[Collected data]
════════════════
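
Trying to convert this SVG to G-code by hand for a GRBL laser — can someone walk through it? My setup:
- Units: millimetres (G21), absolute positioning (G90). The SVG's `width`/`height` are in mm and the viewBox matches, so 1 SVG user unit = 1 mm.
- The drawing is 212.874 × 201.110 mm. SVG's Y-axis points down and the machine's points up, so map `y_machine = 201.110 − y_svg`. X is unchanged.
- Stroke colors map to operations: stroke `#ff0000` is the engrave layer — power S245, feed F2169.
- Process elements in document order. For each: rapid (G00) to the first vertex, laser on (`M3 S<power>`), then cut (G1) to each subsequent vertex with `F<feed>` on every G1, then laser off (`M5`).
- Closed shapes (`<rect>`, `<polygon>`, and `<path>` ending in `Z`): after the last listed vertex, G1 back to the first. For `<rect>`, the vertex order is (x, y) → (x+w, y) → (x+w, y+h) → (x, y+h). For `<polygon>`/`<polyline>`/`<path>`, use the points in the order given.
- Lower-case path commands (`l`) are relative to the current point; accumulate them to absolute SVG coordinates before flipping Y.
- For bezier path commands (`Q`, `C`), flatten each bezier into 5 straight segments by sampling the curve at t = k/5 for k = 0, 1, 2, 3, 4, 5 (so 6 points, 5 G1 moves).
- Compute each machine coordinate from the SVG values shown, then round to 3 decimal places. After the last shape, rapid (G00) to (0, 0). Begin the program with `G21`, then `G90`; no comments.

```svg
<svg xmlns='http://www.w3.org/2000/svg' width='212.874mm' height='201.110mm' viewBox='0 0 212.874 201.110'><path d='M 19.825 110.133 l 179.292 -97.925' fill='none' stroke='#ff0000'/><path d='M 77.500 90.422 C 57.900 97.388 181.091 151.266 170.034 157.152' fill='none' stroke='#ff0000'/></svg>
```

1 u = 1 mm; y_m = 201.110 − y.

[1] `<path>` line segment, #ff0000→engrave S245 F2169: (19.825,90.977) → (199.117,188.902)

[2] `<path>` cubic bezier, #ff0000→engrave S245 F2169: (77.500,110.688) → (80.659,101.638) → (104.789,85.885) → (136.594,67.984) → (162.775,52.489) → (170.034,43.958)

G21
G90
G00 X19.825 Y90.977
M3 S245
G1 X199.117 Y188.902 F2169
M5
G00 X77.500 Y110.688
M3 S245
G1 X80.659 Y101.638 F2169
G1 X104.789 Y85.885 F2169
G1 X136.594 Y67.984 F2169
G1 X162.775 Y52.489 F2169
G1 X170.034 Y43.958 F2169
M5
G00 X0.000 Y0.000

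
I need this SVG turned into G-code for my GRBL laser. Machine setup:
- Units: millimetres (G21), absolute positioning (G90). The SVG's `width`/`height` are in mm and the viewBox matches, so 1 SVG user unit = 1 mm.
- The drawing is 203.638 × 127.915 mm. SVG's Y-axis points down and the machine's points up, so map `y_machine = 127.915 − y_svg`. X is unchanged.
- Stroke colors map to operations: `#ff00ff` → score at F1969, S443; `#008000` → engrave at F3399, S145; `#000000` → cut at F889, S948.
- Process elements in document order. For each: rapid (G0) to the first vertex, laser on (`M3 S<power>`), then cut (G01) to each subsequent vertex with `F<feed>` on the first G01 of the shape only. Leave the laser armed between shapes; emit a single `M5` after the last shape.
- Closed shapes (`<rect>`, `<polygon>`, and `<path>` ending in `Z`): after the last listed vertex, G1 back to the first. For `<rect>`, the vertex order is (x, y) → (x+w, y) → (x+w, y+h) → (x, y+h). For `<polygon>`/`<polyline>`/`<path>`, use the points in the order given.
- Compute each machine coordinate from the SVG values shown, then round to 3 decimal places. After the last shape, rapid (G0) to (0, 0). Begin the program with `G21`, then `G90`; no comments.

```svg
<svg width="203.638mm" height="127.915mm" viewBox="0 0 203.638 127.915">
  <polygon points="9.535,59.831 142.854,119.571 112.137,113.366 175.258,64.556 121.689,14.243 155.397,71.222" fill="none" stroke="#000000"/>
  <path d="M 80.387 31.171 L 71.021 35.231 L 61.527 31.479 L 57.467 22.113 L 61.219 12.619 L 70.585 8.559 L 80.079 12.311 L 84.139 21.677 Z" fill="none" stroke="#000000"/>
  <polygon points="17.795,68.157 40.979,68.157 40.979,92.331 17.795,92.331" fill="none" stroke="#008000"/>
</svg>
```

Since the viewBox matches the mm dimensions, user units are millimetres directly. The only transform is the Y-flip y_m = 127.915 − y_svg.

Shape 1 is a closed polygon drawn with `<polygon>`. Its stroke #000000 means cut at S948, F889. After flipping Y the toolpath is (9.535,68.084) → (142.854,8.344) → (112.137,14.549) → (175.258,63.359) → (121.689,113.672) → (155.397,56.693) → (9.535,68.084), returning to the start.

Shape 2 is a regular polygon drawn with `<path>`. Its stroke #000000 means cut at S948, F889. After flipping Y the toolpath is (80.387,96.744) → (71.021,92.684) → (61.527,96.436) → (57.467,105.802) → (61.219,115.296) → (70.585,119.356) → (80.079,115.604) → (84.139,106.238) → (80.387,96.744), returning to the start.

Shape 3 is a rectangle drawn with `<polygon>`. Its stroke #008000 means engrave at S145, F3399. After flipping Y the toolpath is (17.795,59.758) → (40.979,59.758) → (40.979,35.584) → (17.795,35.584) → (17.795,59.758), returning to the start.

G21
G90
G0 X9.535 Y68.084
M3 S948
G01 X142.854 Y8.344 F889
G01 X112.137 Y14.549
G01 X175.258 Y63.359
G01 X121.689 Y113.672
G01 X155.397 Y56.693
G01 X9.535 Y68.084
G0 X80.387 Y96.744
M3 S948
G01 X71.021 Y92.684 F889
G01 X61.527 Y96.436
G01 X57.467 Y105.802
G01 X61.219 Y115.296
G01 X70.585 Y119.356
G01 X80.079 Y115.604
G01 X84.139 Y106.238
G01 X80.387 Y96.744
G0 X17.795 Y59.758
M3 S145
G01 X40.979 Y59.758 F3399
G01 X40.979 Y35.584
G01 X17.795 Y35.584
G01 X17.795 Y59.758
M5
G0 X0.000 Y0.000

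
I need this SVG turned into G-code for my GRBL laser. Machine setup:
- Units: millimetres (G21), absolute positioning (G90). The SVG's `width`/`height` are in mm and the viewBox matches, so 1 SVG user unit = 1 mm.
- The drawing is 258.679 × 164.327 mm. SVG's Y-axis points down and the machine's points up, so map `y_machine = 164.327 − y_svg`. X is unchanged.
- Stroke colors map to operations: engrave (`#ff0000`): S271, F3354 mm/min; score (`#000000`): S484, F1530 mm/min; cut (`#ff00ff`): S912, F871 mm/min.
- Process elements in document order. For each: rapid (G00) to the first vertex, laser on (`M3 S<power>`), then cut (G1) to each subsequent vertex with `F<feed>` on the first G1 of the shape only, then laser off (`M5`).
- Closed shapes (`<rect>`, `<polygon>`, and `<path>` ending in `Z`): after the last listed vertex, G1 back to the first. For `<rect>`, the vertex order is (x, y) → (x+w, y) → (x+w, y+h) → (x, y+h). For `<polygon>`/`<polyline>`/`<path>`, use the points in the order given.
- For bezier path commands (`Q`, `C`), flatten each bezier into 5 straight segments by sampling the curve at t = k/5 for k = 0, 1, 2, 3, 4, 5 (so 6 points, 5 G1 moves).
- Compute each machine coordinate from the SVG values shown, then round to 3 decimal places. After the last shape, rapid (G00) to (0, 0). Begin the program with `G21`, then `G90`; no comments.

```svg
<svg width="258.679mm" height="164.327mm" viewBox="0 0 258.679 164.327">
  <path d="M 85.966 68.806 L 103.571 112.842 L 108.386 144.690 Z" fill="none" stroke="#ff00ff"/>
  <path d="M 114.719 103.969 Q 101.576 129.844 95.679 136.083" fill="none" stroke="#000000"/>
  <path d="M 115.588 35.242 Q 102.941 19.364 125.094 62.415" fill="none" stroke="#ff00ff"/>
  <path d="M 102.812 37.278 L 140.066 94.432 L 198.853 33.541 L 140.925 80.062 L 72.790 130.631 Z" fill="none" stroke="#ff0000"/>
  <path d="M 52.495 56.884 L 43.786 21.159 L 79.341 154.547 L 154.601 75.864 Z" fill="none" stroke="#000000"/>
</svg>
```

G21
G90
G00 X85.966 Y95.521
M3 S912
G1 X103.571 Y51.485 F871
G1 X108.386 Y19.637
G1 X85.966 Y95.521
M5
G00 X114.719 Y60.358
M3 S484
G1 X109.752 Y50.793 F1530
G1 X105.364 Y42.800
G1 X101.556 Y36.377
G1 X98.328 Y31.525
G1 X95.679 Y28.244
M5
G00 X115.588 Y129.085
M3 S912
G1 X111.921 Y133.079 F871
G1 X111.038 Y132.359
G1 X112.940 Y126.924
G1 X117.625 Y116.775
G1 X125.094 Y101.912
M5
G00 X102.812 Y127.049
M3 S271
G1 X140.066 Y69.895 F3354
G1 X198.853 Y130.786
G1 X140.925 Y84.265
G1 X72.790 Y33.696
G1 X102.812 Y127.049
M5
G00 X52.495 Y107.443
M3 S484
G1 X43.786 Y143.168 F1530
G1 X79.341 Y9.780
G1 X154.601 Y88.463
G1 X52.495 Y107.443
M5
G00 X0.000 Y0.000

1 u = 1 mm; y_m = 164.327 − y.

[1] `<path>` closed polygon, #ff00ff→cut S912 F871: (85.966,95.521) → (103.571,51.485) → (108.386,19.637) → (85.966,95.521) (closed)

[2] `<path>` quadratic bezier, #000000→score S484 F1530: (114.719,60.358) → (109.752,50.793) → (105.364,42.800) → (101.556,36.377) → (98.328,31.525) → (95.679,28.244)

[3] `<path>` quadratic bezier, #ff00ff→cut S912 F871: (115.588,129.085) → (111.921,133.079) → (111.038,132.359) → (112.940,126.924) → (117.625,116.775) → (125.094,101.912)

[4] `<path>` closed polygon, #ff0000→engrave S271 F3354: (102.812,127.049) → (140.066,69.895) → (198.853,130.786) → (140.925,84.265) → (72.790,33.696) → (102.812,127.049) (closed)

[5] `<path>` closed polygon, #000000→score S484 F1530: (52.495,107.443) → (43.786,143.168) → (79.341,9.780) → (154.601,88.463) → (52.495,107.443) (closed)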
════════════════
_Task requirements_
Once you find the line containing "- Stroke colors map to operations: stroke", stop: reproduce exactly that line and every line of the data before it, and nothing else.

_Reply to the task_
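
Trying to convert this SVG to G-code by hand for a GRBL laser — can someone walk through it? My setup:
- Units: millimetres (G21), absolute positioning (G90). The SVG's `width`/`height` are in mm and the viewBox matches, so 1 SVG user unit = 1 mm.
- The drawing is 212.874 × 201.110 mm. SVG's Y-axis points down and the machine's points up, so map `y_machine = 201.110 − y_svg`. X is unchanged.
- Stroke colors map to operations: stroke `#ff0000` is the engrave layer — power S245, feed F2169.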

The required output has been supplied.